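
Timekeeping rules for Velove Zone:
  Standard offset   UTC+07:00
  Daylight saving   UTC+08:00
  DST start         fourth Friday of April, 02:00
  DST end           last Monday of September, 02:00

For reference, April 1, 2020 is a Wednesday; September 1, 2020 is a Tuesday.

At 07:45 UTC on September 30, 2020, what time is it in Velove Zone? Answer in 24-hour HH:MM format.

14:45

1 April 2020 is a Wednesday, so the first Friday is April 3 and the fourth is April 24.
1 September 2020 is a Tuesday, so Mondays fall on 7, 14, 21, 28; the last is September 28.
At the standard offset (UTC+07:00), 07:45 UTC + 7h = 14:45 Velove Zone standard time.
The standard-time date in Velove Zone, September 30, 2020, is outside the daylight-saving period (24 April – 28 September), so Velove Zone is on standard time, UTC+07:00.
07:45 UTC + 7h = 14:45 local.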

Action item:
Repeat the data in its entirety, character for character.

Result for this task:
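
Timekeeping rules for Velove Zone:
  Standard offset   UTC+07:00
  Daylight saving   UTC+08:00
  DST start         fourth Friday of April, 02:00
  DST end           last Monday of September, 02:00

For reference, April 1, 2020 is a Wednesday; September 1, 2020 is a Tuesday.

At 07:45 UTC on September 30, 2020, what time is it in Velove Zone? Answer in 24-hour HH:MM format.

14:45

1 April 2020 is a Wednesday, so the first Friday is April 3 and the fourth is April 24.
1 September 2020 is a Tuesday, so Mondays fall on 7, 14, 21, 28; the last is September 28.
At the standard offset (UTC+07:00), 07:45 UTC + 7h = 14:45 Velove Zone standard time.
The standard-time date in Velove Zone, September 30, 2020, is outside the daylight-saving period (24 April – 28 September), so Velove Zone is on standard time, UTC+07:00.
07:45 UTC + 7h = 14:45 local.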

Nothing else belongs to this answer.